## What this task involves
Scan the entries below and extract each line with the word "Find" in it.
--- Data for this exercise Enclosed Below ---
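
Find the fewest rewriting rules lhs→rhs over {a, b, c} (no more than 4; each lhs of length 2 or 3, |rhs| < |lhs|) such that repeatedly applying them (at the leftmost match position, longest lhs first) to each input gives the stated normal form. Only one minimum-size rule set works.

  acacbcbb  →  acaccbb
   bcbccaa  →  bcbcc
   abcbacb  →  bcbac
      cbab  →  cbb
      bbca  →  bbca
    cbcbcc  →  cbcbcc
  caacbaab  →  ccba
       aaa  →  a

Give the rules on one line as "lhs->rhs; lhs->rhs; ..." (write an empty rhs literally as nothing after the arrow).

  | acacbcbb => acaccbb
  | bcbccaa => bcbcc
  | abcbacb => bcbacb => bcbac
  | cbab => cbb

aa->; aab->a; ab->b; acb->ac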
--- End of Enclosed Data for this exercise ---
--- Data for this exercise Enclosed Below ---
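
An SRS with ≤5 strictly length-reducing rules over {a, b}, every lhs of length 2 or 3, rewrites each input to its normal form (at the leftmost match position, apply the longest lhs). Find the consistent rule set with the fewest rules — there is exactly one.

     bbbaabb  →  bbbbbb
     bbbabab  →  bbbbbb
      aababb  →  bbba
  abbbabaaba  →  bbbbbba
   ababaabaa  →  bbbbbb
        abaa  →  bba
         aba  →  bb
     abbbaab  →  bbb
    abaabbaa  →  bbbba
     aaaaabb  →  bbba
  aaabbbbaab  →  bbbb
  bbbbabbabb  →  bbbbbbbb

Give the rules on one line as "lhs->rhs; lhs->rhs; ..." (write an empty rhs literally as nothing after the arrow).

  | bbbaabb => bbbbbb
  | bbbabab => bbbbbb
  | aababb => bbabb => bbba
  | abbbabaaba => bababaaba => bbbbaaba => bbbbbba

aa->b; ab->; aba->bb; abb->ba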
--- End of Enclosed Data for this exercise ---
## Task result
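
Find the fewest rewriting rules lhs→rhs over {a, b, c} (no more than 4; each lhs of length 2 or 3, |rhs| < |lhs|) such that repeatedly applying them (at the leftmost match position, longest lhs first) to each input gives the stated normal form. Only one minimum-size rule set works.
An SRS with ≤5 strictly length-reducing rules over {a, b}, every lhs of length 2 or 3, rewrites each input to its normal form (at the leftmost match position, apply the longest lhs). Find the consistent rule set with the fewest rules — there is exactly one.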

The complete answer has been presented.